**YOUR GOAL:**
From the records below, copy out each line that has the word "Execute".

####################

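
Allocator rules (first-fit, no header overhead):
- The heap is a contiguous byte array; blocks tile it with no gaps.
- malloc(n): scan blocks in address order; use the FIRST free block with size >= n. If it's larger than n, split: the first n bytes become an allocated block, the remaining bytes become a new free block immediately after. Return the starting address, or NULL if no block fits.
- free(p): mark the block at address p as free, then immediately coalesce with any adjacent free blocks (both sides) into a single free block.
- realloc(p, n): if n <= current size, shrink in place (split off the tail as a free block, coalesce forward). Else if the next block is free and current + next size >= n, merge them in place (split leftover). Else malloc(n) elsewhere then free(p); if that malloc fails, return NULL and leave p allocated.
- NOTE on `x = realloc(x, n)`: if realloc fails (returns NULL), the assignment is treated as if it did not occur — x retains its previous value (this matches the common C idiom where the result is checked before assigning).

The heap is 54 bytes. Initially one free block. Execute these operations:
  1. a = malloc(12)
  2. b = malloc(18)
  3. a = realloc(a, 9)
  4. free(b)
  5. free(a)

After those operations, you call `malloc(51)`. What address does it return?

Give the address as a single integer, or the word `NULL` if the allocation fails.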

####################

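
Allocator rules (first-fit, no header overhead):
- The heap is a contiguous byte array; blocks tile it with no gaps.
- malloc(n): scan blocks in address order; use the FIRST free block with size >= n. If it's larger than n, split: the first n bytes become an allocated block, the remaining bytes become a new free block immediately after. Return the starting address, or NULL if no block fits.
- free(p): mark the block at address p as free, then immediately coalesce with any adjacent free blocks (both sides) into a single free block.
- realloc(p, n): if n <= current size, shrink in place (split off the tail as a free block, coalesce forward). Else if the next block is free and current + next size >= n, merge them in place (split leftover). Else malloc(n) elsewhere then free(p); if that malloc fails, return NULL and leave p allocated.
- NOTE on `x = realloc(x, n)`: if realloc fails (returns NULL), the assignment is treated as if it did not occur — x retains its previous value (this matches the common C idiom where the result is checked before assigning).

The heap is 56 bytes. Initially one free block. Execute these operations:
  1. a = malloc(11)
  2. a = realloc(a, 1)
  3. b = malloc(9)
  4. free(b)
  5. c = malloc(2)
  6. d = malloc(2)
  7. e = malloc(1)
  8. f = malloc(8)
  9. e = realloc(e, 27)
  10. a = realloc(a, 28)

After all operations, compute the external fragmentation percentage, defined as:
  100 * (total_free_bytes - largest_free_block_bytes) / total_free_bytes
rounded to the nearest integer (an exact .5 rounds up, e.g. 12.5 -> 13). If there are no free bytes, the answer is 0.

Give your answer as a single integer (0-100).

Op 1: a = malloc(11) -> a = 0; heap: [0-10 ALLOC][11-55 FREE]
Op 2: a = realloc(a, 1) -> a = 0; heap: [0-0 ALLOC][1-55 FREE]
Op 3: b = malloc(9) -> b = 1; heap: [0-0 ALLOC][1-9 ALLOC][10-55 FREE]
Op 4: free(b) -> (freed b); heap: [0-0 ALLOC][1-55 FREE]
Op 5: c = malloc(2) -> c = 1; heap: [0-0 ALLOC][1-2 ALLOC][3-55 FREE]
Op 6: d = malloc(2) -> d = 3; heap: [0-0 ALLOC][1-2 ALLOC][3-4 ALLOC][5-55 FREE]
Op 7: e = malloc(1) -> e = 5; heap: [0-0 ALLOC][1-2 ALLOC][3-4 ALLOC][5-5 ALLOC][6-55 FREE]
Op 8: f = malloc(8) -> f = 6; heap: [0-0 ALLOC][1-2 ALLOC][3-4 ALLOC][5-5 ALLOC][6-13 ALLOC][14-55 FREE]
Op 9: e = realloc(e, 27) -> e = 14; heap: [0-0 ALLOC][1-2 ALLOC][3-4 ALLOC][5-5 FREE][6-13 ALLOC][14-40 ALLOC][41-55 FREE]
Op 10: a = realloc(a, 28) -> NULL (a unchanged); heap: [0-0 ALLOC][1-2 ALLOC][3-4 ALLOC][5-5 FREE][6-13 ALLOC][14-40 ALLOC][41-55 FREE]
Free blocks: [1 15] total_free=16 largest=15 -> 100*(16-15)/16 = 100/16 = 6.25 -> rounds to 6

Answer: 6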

####################

**EXERCISE ANSWER:**
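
The heap is 54 bytes. Initially one free block. Execute these operations:
The heap is 56 bytes. Initially one free block. Execute these operations: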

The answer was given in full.